* Record extracts
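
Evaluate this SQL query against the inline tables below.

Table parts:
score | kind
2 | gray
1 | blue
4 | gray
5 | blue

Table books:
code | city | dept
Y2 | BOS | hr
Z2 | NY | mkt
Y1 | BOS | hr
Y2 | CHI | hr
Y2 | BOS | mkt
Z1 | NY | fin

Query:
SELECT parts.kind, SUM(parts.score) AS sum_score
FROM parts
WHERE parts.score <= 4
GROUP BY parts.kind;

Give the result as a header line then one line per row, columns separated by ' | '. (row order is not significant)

== RESULT ==
parts.kind | sum_score
gray | 6
blue | 1

Derivation:
After WHERE (3 rows):
parts.score | parts.kind
2 | gray
1 | blue
4 | gray
After GROUP BY (2 rows):
parts.kind | sum_score
gray | 6
blue | 1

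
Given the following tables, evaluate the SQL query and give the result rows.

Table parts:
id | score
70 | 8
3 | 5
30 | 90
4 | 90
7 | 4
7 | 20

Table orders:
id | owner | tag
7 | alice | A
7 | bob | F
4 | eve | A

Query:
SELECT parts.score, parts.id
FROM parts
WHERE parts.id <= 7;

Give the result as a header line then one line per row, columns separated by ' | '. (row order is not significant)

== RESULT ==
parts.score | parts.id
5 | 3
90 | 4
4 | 7
20 | 7

Derivation:
After WHERE (4 rows):
parts.id | parts.score
3 | 5
4 | 90
7 | 4
7 | 20
After SELECT (4 rows):
parts.score | parts.id
5 | 3
90 | 4
4 | 7
20 | 7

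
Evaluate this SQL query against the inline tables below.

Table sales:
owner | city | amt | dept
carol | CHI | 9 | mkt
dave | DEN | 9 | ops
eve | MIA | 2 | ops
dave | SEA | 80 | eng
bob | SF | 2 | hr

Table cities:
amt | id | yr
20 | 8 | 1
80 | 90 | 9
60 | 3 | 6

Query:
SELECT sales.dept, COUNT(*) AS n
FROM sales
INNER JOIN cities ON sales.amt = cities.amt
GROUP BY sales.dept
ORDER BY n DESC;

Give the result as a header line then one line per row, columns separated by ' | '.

After JOIN cities (1 rows):
sales.owner | sales.city | sales.amt | sales.dept | cities.amt | cities.id | cities.yr
dave | SEA | 80 | eng | 80 | 90 | 9
After GROUP BY (1 rows):
sales.dept | n
eng | 1
After ORDER BY (1 rows):
sales.dept | n
eng | 1

== RESULT ==
sales.dept | n
eng | 1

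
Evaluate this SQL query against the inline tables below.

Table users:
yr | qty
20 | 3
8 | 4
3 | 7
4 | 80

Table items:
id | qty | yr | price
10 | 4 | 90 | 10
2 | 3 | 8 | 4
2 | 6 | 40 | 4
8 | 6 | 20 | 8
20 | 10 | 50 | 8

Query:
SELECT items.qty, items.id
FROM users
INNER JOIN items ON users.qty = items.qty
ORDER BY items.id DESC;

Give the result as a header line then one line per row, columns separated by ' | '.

After JOIN items (2 rows):
users.yr | users.qty | items.id | items.qty | items.yr | items.price
20 | 3 | 2 | 3 | 8 | 4
8 | 4 | 10 | 4 | 90 | 10
After SELECT (2 rows):
items.qty | items.id
3 | 2
4 | 10
After ORDER BY (2 rows):
items.qty | items.id
4 | 10
3 | 2

== RESULT ==
items.qty | items.id
4 | 10
3 | 2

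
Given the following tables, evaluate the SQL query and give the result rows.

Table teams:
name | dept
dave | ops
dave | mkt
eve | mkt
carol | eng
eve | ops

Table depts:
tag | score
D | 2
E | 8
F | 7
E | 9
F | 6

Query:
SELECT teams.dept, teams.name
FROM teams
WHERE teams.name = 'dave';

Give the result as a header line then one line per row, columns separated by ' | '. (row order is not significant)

== RESULT ==
teams.dept | teams.name
ops | dave
mkt | dave

Derivation:
After WHERE (2 rows):
teams.name | teams.dept
dave | ops
dave | mkt
After SELECT (2 rows):
teams.dept | teams.name
ops | dave
mkt | dave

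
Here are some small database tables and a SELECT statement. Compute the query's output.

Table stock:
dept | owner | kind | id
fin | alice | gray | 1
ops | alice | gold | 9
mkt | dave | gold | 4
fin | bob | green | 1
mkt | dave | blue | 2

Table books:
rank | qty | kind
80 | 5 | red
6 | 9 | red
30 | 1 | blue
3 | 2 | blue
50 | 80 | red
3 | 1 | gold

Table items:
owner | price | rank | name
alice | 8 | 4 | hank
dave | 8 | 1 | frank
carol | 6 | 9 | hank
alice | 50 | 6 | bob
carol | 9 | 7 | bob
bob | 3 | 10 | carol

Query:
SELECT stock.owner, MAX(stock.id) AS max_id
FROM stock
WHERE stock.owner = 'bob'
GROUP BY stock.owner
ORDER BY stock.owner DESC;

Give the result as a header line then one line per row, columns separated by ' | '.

== RESULT ==
stock.owner | max_id
bob | 1

Derivation:
After WHERE (1 rows):
stock.dept | stock.owner | stock.kind | stock.id
fin | bob | green | 1
After GROUP BY (1 rows):
stock.owner | max_id
bob | 1
After ORDER BY (1 rows):
stock.owner | max_id
bob | 1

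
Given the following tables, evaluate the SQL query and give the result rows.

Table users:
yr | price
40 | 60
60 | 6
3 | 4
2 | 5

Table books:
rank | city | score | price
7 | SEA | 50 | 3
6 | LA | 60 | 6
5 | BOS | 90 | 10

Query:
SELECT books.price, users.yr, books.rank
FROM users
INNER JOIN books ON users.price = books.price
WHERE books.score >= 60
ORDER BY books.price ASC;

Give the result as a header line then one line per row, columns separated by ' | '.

After JOIN books (1 rows):
users.yr | users.price | books.rank | books.city | books.score | books.price
60 | 6 | 6 | LA | 60 | 6
After WHERE (1 rows):
users.yr | users.price | books.rank | books.city | books.score | books.price
60 | 6 | 6 | LA | 60 | 6
After SELECT (1 rows):
books.price | users.yr | books.rank
6 | 60 | 6
After ORDER BY (1 rows):
books.price | users.yr | books.rank
6 | 60 | 6

== RESULT ==
books.price | users.yr | books.rank
6 | 60 | 6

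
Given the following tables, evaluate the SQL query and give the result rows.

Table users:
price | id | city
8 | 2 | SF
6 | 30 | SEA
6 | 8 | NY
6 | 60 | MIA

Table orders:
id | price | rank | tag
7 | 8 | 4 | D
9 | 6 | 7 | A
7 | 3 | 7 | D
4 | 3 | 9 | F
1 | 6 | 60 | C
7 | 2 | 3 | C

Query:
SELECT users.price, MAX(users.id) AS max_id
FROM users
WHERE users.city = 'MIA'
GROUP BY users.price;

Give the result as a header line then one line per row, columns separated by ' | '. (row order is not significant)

After WHERE (1 rows):
users.price | users.id | users.city
6 | 60 | MIA
After GROUP BY (1 rows):
users.price | max_id
6 | 60

== RESULT ==
users.price | max_id
6 | 60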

* Work instructions
Each line of the listing is to be reproduced verbatim.

* Answer to this problem
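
Evaluate this SQL query against the inline tables below.

Table parts:
score | kind
2 | gray
1 | blue
4 | gray
5 | blue

Table books:
code | city | dept
Y2 | BOS | hr
Z2 | NY | mkt
Y1 | BOS | hr
Y2 | CHI | hr
Y2 | BOS | mkt
Z1 | NY | fin

Query:
SELECT parts.kind, SUM(parts.score) AS sum_score
FROM parts
WHERE parts.score <= 4
GROUP BY parts.kind;

Give the result as a header line then one line per row, columns separated by ' | '. (row order is not significant)

== RESULT ==
parts.kind | sum_score
gray | 6
blue | 1

Derivation:
After WHERE (3 rows):
parts.score | parts.kind
2 | gray
1 | blue
4 | gray
After GROUP BY (2 rows):
parts.kind | sum_score
gray | 6
blue | 1

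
Given the following tables, evaluate the SQL query and give the result rows.

Table parts:
id | score
70 | 8
3 | 5
30 | 90
4 | 90
7 | 4
7 | 20

Table orders:
id | owner | tag
7 | alice | A
7 | bob | F
4 | eve | A

Query:
SELECT parts.score, parts.id
FROM parts
WHERE parts.id <= 7;

Give the result as a header line then one line per row, columns separated by ' | '. (row order is not significant)

== RESULT ==
parts.score | parts.id
5 | 3
90 | 4
4 | 7
20 | 7

Derivation:
After WHERE (4 rows):
parts.id | parts.score
3 | 5
4 | 90
7 | 4
7 | 20
After SELECT (4 rows):
parts.score | parts.id
5 | 3
90 | 4
4 | 7
20 | 7

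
Evaluate this SQL query against the inline tables below.

Table sales:
owner | city | amt | dept
carol | CHI | 9 | mkt
dave | DEN | 9 | ops
eve | MIA | 2 | ops
dave | SEA | 80 | eng
bob | SF | 2 | hr

Table cities:
amt | id | yr
20 | 8 | 1
80 | 90 | 9
60 | 3 | 6

Query:
SELECT sales.dept, COUNT(*) AS n
FROM sales
INNER JOIN cities ON sales.amt = cities.amt
GROUP BY sales.dept
ORDER BY n DESC;

Give the result as a header line then one line per row, columns separated by ' | '.

After JOIN cities (1 rows):
sales.owner | sales.city | sales.amt | sales.dept | cities.amt | cities.id | cities.yr
dave | SEA | 80 | eng | 80 | 90 | 9
After GROUP BY (1 rows):
sales.dept | n
eng | 1
After ORDER BY (1 rows):
sales.dept | n
eng | 1

== RESULT ==
sales.dept | n
eng | 1

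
Evaluate this SQL query against the inline tables below.

Table users:
yr | qty
20 | 3
8 | 4
3 | 7
4 | 80

Table items:
id | qty | yr | price
10 | 4 | 90 | 10
2 | 3 | 8 | 4
2 | 6 | 40 | 4
8 | 6 | 20 | 8
20 | 10 | 50 | 8

Query:
SELECT items.qty, items.id
FROM users
INNER JOIN items ON users.qty = items.qty
ORDER BY items.id DESC;

Give the result as a header line then one line per row, columns separated by ' | '.

After JOIN items (2 rows):
users.yr | users.qty | items.id | items.qty | items.yr | items.price
20 | 3 | 2 | 3 | 8 | 4
8 | 4 | 10 | 4 | 90 | 10
After SELECT (2 rows):
items.qty | items.id
3 | 2
4 | 10
After ORDER BY (2 rows):
items.qty | items.id
4 | 10
3 | 2

== RESULT ==
items.qty | items.id
4 | 10
3 | 2

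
Given the following tables, evaluate the SQL query and give the result rows.

Table teams:
name | dept
dave | ops
dave | mkt
eve | mkt
carol | eng
eve | ops

Table depts:
tag | score
D | 2
E | 8
F | 7
E | 9
F | 6

Query:
SELECT teams.dept, teams.name
FROM teams
WHERE teams.name = 'dave';

Give the result as a header line then one line per row, columns separated by ' | '. (row order is not significant)

== RESULT ==
teams.dept | teams.name
ops | dave
mkt | dave

Derivation:
After WHERE (2 rows):
teams.name | teams.dept
dave | ops
dave | mkt
After SELECT (2 rows):
teams.dept | teams.name
ops | dave
mkt | dave

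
Here are some small database tables and a SELECT statement. Compute the query's output.

Table stock:
dept | owner | kind | id
fin | alice | gray | 1
ops | alice | gold | 9
mkt | dave | gold | 4
fin | bob | green | 1
mkt | dave | blue | 2

Table books:
rank | qty | kind
80 | 5 | red
6 | 9 | red
30 | 1 | blue
3 | 2 | blue
50 | 80 | red
3 | 1 | gold

Table items:
owner | price | rank | name
alice | 8 | 4 | hank
dave | 8 | 1 | frank
carol | 6 | 9 | hank
alice | 50 | 6 | bob
carol | 9 | 7 | bob
bob | 3 | 10 | carol

Query:
SELECT stock.owner, MAX(stock.id) AS max_id
FROM stock
WHERE stock.owner = 'bob'
GROUP BY stock.owner
ORDER BY stock.owner DESC;

Give the result as a header line then one line per row, columns separated by ' | '.

== RESULT ==
stock.owner | max_id
bob | 1

Derivation:
After WHERE (1 rows):
stock.dept | stock.owner | stock.kind | stock.id
fin | bob | green | 1
After GROUP BY (1 rows):
stock.owner | max_id
bob | 1
After ORDER BY (1 rows):
stock.owner | max_id
bob | 1

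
Given the following tables, evaluate the SQL query and give the result rows.

Table users:
yr | price
40 | 60
60 | 6
3 | 4
2 | 5

Table books:
rank | city | score | price
7 | SEA | 50 | 3
6 | LA | 60 | 6
5 | BOS | 90 | 10

Query:
SELECT books.price, users.yr, books.rank
FROM users
INNER JOIN books ON users.price = books.price
WHERE books.score >= 60
ORDER BY books.price ASC;

Give the result as a header line then one line per row, columns separated by ' | '.

After JOIN books (1 rows):
users.yr | users.price | books.rank | books.city | books.score | books.price
60 | 6 | 6 | LA | 60 | 6
After WHERE (1 rows):
users.yr | users.price | books.rank | books.city | books.score | books.price
60 | 6 | 6 | LA | 60 | 6
After SELECT (1 rows):
books.price | users.yr | books.rank
6 | 60 | 6
After ORDER BY (1 rows):
books.price | users.yr | books.rank
6 | 60 | 6

== RESULT ==
books.price | users.yr | books.rank
6 | 60 | 6

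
Given the following tables, evaluate the SQL query and give the result rows.

Table users:
price | id | city
8 | 2 | SF
6 | 30 | SEA
6 | 8 | NY
6 | 60 | MIA

Table orders:
id | price | rank | tag
7 | 8 | 4 | D
9 | 6 | 7 | A
7 | 3 | 7 | D
4 | 3 | 9 | F
1 | 6 | 60 | C
7 | 2 | 3 | C

Query:
SELECT users.price, MAX(users.id) AS max_id
FROM users
WHERE users.city = 'MIA'
GROUP BY users.price;

Give the result as a header line then one line per row, columns separated by ' | '. (row order is not significant)

After WHERE (1 rows):
users.price | users.id | users.city
6 | 60 | MIA
After GROUP BY (1 rows):
users.price | max_id
6 | 60

== RESULT ==
users.price | max_id
6 | 60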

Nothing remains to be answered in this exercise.